EXERCISE PROMPT: Copy each line of the data beneath in which the word "Footwear" appears.

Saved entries
○ ○ ○

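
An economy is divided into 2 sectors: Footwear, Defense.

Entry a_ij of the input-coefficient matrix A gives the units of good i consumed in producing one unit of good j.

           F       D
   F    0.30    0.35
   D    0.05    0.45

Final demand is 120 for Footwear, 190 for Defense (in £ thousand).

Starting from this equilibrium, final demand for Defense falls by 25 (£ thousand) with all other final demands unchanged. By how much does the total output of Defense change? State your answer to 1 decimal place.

Δx_D = -47.6

I − A =
  [   0.70    -0.35]
  [  -0.05     0.55]
det(I−A) = (0.70)(0.55) − (-0.35)(-0.05) = 0.3675
adj(I−A) = [[0.55, 0.35], [0.05, 0.70]]
(I − A)⁻¹ = adj(I−A) / det(I−A) ≈
  [   1.4966     0.9524]
  [   0.1361     1.9048]
Δx = (I − A)⁻¹ Δd with Δd having -25 in the Defense component and 0 elsewhere.
So Δx_D = L_DD · (-25), where L_DD = adj(I−A)_DD / det(I−A) = 0.70 / 0.3675.
Δx_D = 0.70 × (-25) / 0.3675 = -17.50 / 0.3675 ≈ -47.6.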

○ ○ ○

COMPLETED TASK:
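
An economy is divided into 2 sectors: Footwear, Defense.
Final demand is 120 for Footwear, 190 for Defense (in £ thousand).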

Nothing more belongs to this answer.